MATERIAL SHOWN.
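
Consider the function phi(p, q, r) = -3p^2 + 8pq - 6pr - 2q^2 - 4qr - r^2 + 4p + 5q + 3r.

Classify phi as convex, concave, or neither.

neither

phi is quadratic, so its Hessian is the constant matrix H = [[-6, 8, -6], [8, -4, -4], [-6, -4, -2]].
Leading principal minors: -6, -40, 704.
Neither pattern holds ⇒ H is indefinite ⇒ neither convex nor concave.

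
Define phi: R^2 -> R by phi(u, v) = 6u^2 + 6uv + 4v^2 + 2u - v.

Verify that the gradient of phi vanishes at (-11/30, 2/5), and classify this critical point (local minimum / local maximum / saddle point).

local minimum

∇phi = (12u + 6v + 2, 6u + 8v - 1); substituting (-11/30, 2/5) gives ∇phi = (0, 0), so (-11/30, 2/5) is indeed a critical point.
The Hessian of phi is constant: H = [[12, 6], [6, 8]].
det(H) = 12·8 − 6² = 60.
det(H) > 0 and tr(H) = 20 > 0, so H is positive definite and the point is a local minimum.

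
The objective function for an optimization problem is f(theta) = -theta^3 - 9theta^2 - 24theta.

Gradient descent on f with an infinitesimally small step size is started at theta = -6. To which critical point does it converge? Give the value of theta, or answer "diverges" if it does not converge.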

EXERCISE AIM.
Quote all the records exactly, please, leaving none out.

THE COMPLETED TASK.
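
Consider the function phi(p, q, r) = -3p^2 + 8pq - 6pr - 2q^2 - 4qr - r^2 + 4p + 5q + 3r.

Classify phi as convex, concave, or neither.

neither

phi is quadratic, so its Hessian is the constant matrix H = [[-6, 8, -6], [8, -4, -4], [-6, -4, -2]].
Leading principal minors: -6, -40, 704.
Neither pattern holds ⇒ H is indefinite ⇒ neither convex nor concave.

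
Define phi: R^2 -> R by phi(u, v) = 6u^2 + 6uv + 4v^2 + 2u - v.

Verify that the gradient of phi vanishes at (-11/30, 2/5), and classify this critical point (local minimum / local maximum / saddle point).

local minimum

∇phi = (12u + 6v + 2, 6u + 8v - 1); substituting (-11/30, 2/5) gives ∇phi = (0, 0), so (-11/30, 2/5) is indeed a critical point.
The Hessian of phi is constant: H = [[12, 6], [6, 8]].
det(H) = 12·8 − 6² = 60.
det(H) > 0 and tr(H) = 20 > 0, so H is positive definite and the point is a local minimum.

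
The objective function for an optimization problem is f(theta) = -theta^3 - 9theta^2 - 24theta.

Gradient descent on f with an infinitesimally small step size is started at theta = -6. To which critical point does it converge? Give the value of theta, or answer "diverges" if it does not converge.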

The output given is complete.